* **Data under study**:

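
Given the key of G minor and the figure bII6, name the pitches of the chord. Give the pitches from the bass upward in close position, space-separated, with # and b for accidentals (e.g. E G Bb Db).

Scale degree 2 in G minor is A; lowering it a half step gives Ab. bII6 is the Neapolitan sixth — a major triad on the lowered second degree, here in its customary first inversion.
So the chord is Ab-C-Eb, a major triad.
The figured bass 6 indicates first inversion, placing the third (C) in the bass: C-Eb-Ab.

C Eb Ab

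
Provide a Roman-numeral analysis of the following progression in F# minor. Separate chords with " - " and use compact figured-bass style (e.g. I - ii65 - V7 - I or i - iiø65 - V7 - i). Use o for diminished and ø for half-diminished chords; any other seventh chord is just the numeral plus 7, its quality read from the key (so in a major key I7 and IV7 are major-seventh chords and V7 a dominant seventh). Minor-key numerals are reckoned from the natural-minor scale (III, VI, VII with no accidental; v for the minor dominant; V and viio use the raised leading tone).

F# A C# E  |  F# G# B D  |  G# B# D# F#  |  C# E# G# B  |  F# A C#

F#-A-C#-E: minor seventh chord on F# = scale degree 1 → i7.
F#-G#-B-D has root G#, degree 2 in F# minor, so iiø42.
G#-B#-D#-F# is the secondary dominant of V (dominant seventh chord on G#): V7/V.
C#-E#-G#-B: root C# is the dominant; dominant seventh chord there is V7.
F#-A-C# has root F#, degree 1 in F# minor, so i.

i7 - iiø42 - V7/V - V7 - i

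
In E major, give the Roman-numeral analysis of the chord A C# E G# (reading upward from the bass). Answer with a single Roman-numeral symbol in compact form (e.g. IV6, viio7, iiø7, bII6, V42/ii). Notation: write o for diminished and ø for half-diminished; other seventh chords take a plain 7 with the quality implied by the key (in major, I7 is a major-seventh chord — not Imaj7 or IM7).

IV7

The pitches A-C#-E-G# form a major seventh chord rooted on A.
A is scale degree 4 in E major, and a major seventh chord on that degree is written IV7.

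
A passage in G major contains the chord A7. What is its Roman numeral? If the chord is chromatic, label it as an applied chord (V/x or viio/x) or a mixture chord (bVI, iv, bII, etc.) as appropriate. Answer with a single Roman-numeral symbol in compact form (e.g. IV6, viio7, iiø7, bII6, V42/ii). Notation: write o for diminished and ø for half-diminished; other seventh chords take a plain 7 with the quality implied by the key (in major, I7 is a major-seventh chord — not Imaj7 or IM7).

V7/V

The pitches A-C#-E-G form a dominant seventh chord rooted on A.
A is not a diatonic chord root with this quality in G major, but it lies a perfect fifth above D (V), so the chord functions as an applied dominant of V.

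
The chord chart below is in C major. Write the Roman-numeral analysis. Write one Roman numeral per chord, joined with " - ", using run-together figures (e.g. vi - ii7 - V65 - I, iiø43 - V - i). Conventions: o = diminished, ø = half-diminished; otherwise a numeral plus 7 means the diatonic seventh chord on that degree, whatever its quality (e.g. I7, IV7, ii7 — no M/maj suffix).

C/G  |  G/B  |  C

C/G: major triad on C = scale degree 1 → I64.
G/B: major triad on G = scale degree 5 → V6.
C: root C is the tonic; major triad there is I.

I64 - V6 - I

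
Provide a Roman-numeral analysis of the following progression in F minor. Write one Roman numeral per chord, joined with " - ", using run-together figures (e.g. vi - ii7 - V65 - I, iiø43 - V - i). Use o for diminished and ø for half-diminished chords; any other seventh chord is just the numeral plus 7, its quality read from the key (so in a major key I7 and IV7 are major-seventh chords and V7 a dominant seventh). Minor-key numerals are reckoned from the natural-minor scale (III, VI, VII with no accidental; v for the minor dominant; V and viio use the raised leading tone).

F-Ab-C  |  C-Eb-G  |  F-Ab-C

i - v - i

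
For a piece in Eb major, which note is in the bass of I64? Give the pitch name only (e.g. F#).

I in Eb major has root Eb; the chord is Eb-G-Bb.
The figure 64 means second inversion — the fifth is in the bass.

Bb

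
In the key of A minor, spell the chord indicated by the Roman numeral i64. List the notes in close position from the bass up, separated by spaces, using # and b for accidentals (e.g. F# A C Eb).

In A minor, the tonic is A, and the diatonic chord built there is a minor triad.
Stacking thirds from A gives A-C-E.
The figured bass 64 indicates second inversion, placing the fifth (E) in the bass: E-A-C.

E A C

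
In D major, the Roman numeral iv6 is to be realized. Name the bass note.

Bb

iv in D major has root G; the chord is G-Bb-D.
The figure 6 means first inversion — the third is in the bass.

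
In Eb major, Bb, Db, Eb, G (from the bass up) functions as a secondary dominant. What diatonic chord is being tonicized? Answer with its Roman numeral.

IV

The chord is a dominant seventh chord on Eb.
A dominant resolves down a perfect fifth: Eb → Ab. In Eb major, Ab is scale degree 4, i.e. IV.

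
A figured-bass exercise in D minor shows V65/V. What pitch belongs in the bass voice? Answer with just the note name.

G#

The applied chord V65/V is rooted on E: E-G#-B-D.
The figure 65 means first inversion — the third is in the bass.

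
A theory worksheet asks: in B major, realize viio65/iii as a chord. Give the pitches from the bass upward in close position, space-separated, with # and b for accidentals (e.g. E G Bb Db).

E# G# B C##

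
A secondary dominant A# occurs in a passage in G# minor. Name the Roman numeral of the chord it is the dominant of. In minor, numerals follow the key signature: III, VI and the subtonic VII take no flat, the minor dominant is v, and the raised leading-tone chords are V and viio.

V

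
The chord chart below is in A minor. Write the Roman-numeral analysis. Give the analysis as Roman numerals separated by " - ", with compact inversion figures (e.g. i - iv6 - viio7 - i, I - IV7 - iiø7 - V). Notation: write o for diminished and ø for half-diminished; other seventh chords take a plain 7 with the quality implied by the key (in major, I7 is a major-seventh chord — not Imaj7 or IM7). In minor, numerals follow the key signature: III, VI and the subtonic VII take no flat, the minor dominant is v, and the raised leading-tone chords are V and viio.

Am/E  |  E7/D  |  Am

Am/E: root A is the tonic; minor triad there is i64.
E7/D: dominant seventh chord on E = scale degree 5 → V42.
Am: minor triad on A = scale degree 1 → i.

i64 - V42 - i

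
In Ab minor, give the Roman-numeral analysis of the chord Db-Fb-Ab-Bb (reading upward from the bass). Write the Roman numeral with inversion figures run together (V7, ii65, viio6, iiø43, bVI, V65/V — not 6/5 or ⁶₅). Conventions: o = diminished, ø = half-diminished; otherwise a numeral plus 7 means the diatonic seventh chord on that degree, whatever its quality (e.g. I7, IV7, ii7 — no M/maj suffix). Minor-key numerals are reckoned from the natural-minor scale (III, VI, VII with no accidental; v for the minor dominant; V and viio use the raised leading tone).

The pitches Bb-Db-Fb-Ab form a half-diminished seventh chord rooted on Bb.
Bb is scale degree 2 in Ab minor, and a half-diminished seventh chord on that degree is written iiø7.
With Db in the bass the chord is in first inversion, so the figured bass is 65.

iiø65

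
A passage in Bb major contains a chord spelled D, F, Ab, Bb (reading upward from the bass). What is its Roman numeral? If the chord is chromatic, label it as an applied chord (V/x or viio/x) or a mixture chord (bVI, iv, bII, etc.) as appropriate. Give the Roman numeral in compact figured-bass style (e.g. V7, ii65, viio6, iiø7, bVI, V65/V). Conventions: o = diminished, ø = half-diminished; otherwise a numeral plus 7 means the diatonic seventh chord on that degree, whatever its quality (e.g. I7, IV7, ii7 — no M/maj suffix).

V65/IV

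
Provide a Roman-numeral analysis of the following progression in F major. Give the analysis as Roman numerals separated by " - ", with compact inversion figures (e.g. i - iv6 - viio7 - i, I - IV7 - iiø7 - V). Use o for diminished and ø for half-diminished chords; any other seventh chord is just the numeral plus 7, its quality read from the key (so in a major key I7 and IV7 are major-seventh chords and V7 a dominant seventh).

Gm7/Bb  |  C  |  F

ii65 - V - I

Gm7/Bb has root G, degree 2 in F major, so ii65.
C: root C is the dominant; major triad there is V.
F: root F is the tonic; major triad there is I.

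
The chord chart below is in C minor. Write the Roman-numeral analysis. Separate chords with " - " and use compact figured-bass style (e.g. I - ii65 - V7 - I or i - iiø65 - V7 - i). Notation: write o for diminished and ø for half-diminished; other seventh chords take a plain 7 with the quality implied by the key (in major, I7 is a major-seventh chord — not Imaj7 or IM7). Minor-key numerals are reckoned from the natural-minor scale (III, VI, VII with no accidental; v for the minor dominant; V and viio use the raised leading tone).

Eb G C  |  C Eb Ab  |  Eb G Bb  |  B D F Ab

Eb-G-C has root C, degree 1 in C minor, so i6.
C-Eb-Ab: major triad on Ab = scale degree 6 → VI6.
Eb-G-Bb: major triad on Eb = scale degree 3 → III.
B-D-F-Ab: fully diminished seventh chord on B = scale degree 7 → viio7.

i6 - VI6 - III - viio7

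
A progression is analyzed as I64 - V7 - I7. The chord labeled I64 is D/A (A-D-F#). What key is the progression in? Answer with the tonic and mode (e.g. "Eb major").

D major

The chord D/A is a major triad rooted on D; its label is I64.
If D is scale degree 1 and the mode makes that degree carry a major triad, the tonic is D and the mode is major.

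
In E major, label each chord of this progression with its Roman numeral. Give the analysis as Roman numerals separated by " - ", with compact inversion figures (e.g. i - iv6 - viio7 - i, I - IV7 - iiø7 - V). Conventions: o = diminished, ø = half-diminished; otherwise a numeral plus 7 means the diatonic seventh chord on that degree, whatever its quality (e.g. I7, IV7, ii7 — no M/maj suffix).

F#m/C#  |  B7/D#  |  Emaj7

ii64 - V65 - I7

F#m/C#: minor triad on F# = scale degree 2 → ii64.
B7/D# has root B, degree 5 in E major, so V65.
Emaj7: root E is the tonic; major seventh chord there is I7.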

* **Work request**: The lines wanted are those from the one holding "A progression is" through the final line of the listing; print them exactly.

* **Answer for the task**:
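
A progression is analyzed as I64 - V7 - I7. The chord labeled I64 is D/A (A-D-F#). What key is the progression in? Answer with the tonic and mode (e.g. "Eb major").

D major

The chord D/A is a major triad rooted on D; its label is I64.
If D is scale degree 1 and the mode makes that degree carry a major triad, the tonic is D and the mode is major.

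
In E major, label each chord of this progression with its Roman numeral. Give the analysis as Roman numerals separated by " - ", with compact inversion figures (e.g. i - iv6 - viio7 - i, I - IV7 - iiø7 - V). Conventions: o = diminished, ø = half-diminished; otherwise a numeral plus 7 means the diatonic seventh chord on that degree, whatever its quality (e.g. I7, IV7, ii7 — no M/maj suffix).

F#m/C#  |  B7/D#  |  Emaj7

ii64 - V65 - I7

F#m/C#: minor triad on F# = scale degree 2 → ii64.
B7/D# has root B, degree 5 in E major, so V65.
Emaj7: root E is the tonic; major seventh chord there is I7.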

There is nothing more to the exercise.